(Beginning of RECORDS SUPPLIED)

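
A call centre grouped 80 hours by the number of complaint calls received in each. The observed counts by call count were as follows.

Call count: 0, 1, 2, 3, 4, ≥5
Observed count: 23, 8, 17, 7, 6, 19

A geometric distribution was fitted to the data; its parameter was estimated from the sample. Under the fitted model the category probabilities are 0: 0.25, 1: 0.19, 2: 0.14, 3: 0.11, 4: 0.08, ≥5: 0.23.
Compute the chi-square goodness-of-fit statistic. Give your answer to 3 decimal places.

Expected counts E_i = n·p_i: 80×0.25 = 20, 80×0.19 = 15.2, 80×0.14 = 11.2, 80×0.11 = 8.8, 80×0.08 = 6.4, 80×0.23 = 18.4.
cat         O        E   (O−E)²/E
0          23       20     0.4500
1           8     15.2     3.4105
2          17     11.2     3.0036
3           7      8.8     0.3682
4           6      6.4     0.0250
≥5         19     18.4     0.0196
Sum = 7.277

7.277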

(End of RECORDS SUPPLIED)

> [TO DO]: In the data above, find the line containing "Compute the chi-square", then copy it and every later line exactly.

> [EXPECTED OUTPUT]:
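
Compute the chi-square goodness-of-fit statistic. Give your answer to 3 decimal places.

Expected counts E_i = n·p_i: 80×0.25 = 20, 80×0.19 = 15.2, 80×0.14 = 11.2, 80×0.11 = 8.8, 80×0.08 = 6.4, 80×0.23 = 18.4.
cat         O        E   (O−E)²/E
0          23       20     0.4500
1           8     15.2     3.4105
2          17     11.2     3.0036
3           7      8.8     0.3682
4           6      6.4     0.0250
≥5         19     18.4     0.0196
Sum = 7.277

7.277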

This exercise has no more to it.